REQUIRED ACTION —
Retype each line of the listing below, from the first through the one holding "What is the", with no other lines.

DATA RECORDS —
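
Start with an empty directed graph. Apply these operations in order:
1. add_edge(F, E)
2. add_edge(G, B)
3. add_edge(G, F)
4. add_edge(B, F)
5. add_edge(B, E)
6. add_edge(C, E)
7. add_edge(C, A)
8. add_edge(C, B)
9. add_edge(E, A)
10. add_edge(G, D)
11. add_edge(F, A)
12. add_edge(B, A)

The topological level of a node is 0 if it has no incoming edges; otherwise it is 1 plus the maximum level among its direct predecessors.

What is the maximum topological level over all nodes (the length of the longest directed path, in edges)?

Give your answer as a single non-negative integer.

Op 1: add_edge(F, E). Edges now: 1
Op 2: add_edge(G, B). Edges now: 2
Op 3: add_edge(G, F). Edges now: 3
Op 4: add_edge(B, F). Edges now: 4
Op 5: add_edge(B, E). Edges now: 5
Op 6: add_edge(C, E). Edges now: 6
Op 7: add_edge(C, A). Edges now: 7
Op 8: add_edge(C, B). Edges now: 8
Op 9: add_edge(E, A). Edges now: 9
Op 10: add_edge(G, D). Edges now: 10
Op 11: add_edge(F, A). Edges now: 11
Op 12: add_edge(B, A). Edges now: 12
Compute levels (Kahn BFS):
  sources (in-degree 0): C, G
  process C: level=0
    C->A: in-degree(A)=3, level(A)>=1
    C->B: in-degree(B)=1, level(B)>=1
    C->E: in-degree(E)=2, level(E)>=1
  process G: level=0
    G->B: in-degree(B)=0, level(B)=1, enqueue
    G->D: in-degree(D)=0, level(D)=1, enqueue
    G->F: in-degree(F)=1, level(F)>=1
  process B: level=1
    B->A: in-degree(A)=2, level(A)>=2
    B->E: in-degree(E)=1, level(E)>=2
    B->F: in-degree(F)=0, level(F)=2, enqueue
  process D: level=1
  process F: level=2
    F->A: in-degree(A)=1, level(A)>=3
    F->E: in-degree(E)=0, level(E)=3, enqueue
  process E: level=3
    E->A: in-degree(A)=0, level(A)=4, enqueue
  process A: level=4
All levels: A:4, B:1, C:0, D:1, E:3, F:2, G:0
max level = 4

Answer: 4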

WRITTEN SOLUTION —
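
Start with an empty directed graph. Apply these operations in order:
1. add_edge(F, E)
2. add_edge(G, B)
3. add_edge(G, F)
4. add_edge(B, F)
5. add_edge(B, E)
6. add_edge(C, E)
7. add_edge(C, A)
8. add_edge(C, B)
9. add_edge(E, A)
10. add_edge(G, D)
11. add_edge(F, A)
12. add_edge(B, A)

The topological level of a node is 0 if it has no incoming edges; otherwise it is 1 plus the maximum level among its direct predecessors.

What is the maximum topological level over all nodes (the length of the longest directed path, in edges)?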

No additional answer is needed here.